— Exercise instructions —
Transcribe the data in full; each line must match exactly.
:: Material shown ::
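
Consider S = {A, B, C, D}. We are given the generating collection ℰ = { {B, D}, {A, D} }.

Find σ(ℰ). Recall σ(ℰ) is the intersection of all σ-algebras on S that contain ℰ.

Start: ℰ ∪ {∅, S} = { {}, {A, D}, {B, D}, S }.
Pass 1: 3 new —
  {A, C}  = {B, D}ᶜ
  {B, C}  = {A, D}ᶜ
  {A, B, D}  = {B, D} ∪ {A, D}
  — 7 sets.
Pass 2: 4 new —
  {C}  = {A, B, D}ᶜ
  {A, B, C}  = {B, C} ∪ {A, C}
  {A, C, D}  = {A, D} ∪ {A, C}
  {B, C, D}  = {B, C} ∪ {B, D}
  — 11 sets.
Pass 3 (3 new):
  {A}  = {B, C, D}ᶜ
  {B}  = {A, C, D}ᶜ
  {D}  = {A, B, C}ᶜ
  — 14 sets.
Pass 4 adds 2:
  {A, B}  = {B} ∪ {A}
  {C, D}  = {C} ∪ {D}
  — 16 sets.
After Pass 5 the family is unchanged; done.

Hence σ(ℰ) has 16 members: { {}, {A}, {B}, {C}, {D}, {A, B}, {A, C}, {A, D}, {B, C}, {B, D}, {C, D}, {A, B, C}, {A, B, D}, {A, C, D}, {B, C, D}, S }.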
:::
— Problem solution —
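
Consider S = {A, B, C, D}. We are given the generating collection ℰ = { {B, D}, {A, D} }.

Find σ(ℰ). Recall σ(ℰ) is the intersection of all σ-algebras on S that contain ℰ.

Start: ℰ ∪ {∅, S} = { {}, {A, D}, {B, D}, S }.
Pass 1: 3 new —
  {A, C}  = {B, D}ᶜ
  {B, C}  = {A, D}ᶜ
  {A, B, D}  = {B, D} ∪ {A, D}
  — 7 sets.
Pass 2: 4 new —
  {C}  = {A, B, D}ᶜ
  {A, B, C}  = {B, C} ∪ {A, C}
  {A, C, D}  = {A, D} ∪ {A, C}
  {B, C, D}  = {B, C} ∪ {B, D}
  — 11 sets.
Pass 3 (3 new):
  {A}  = {B, C, D}ᶜ
  {B}  = {A, C, D}ᶜ
  {D}  = {A, B, C}ᶜ
  — 14 sets.
Pass 4 adds 2:
  {A, B}  = {B} ∪ {A}
  {C, D}  = {C} ∪ {D}
  — 16 sets.
After Pass 5 the family is unchanged; done.

Hence σ(ℰ) has 16 members: { {}, {A}, {B}, {C}, {D}, {A, B}, {A, C}, {A, D}, {B, C}, {B, D}, {C, D}, {A, B, C}, {A, B, D}, {A, C, D}, {B, C, D}, S }.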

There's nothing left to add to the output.